▶ _Provided data_:
* * * * *
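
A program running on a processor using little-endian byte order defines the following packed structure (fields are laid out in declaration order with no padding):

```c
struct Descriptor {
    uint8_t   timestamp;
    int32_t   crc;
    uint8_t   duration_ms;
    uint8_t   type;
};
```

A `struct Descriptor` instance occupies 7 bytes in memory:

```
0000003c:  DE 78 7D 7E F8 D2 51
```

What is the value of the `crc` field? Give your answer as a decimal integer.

`crc` follows `timestamp` (1 byte), so it starts at byte offset 1 and occupies 4 bytes.
Bytes at offsets 1..4: 78 7D 7E F8.
In little-endian order the low byte comes first in memory.
Reassemble most-significant byte first: F8 7E 7D 78 → 0xF87E7D78.
Top bit is set, so as a signed 32-bit value this is 0xF87E7D78 − 2^32 = -125928072.

-125928072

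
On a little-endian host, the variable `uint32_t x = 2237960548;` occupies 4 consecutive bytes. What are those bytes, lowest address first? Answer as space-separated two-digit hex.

2237960548 in hexadecimal, padded to 32 bits, is 0x85649164.
Split into bytes (most-significant first): 85 64 91 64.
In little-endian order the low byte comes first in memory.
So at ascending addresses the bytes are 64 91 64 85.

64 91 64 85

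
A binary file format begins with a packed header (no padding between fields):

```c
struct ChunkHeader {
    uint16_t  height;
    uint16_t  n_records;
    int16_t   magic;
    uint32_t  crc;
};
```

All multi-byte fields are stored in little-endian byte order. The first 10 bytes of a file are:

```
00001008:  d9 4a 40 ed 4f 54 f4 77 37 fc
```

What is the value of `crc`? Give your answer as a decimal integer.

4231493620

`crc` follows `height` (2 B), `n_records` (2 B), `magic` (2 B), so it starts at offset 2 + 2 + 2 = 6 and occupies 4 bytes.
Bytes at offsets 6..9: F4 77 37 FC.
Little-endian stores the least-significant byte at the lowest address.
Reassemble most-significant byte first: FC 37 77 F4 → 0xFC3777F4.
0xFC3777F4 = 4231493620.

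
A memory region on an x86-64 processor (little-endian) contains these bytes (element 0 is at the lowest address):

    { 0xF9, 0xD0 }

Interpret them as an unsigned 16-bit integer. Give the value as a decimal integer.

In little-endian order the low byte comes first in memory.
Reassemble most-significant byte first: D0 F9 → 0xD0F9.
0xD0F9 = 53497.

53497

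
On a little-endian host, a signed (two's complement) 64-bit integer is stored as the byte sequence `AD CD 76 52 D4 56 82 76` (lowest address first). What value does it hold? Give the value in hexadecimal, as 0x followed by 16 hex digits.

Little-endian: lowest address holds the least-significant byte.
Reassemble most-significant byte first: 76 82 56 D4 52 76 CD AD → 0x768256D45276CDAD.

0x768256D45276CDAD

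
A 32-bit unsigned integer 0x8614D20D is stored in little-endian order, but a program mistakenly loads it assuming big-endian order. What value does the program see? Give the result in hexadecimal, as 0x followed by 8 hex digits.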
* * * * *
▶ _Work instructions_:
Going through the listing above line by line, tally those containing "processor" and state only the total.

▶ _Output of the exercise_:
2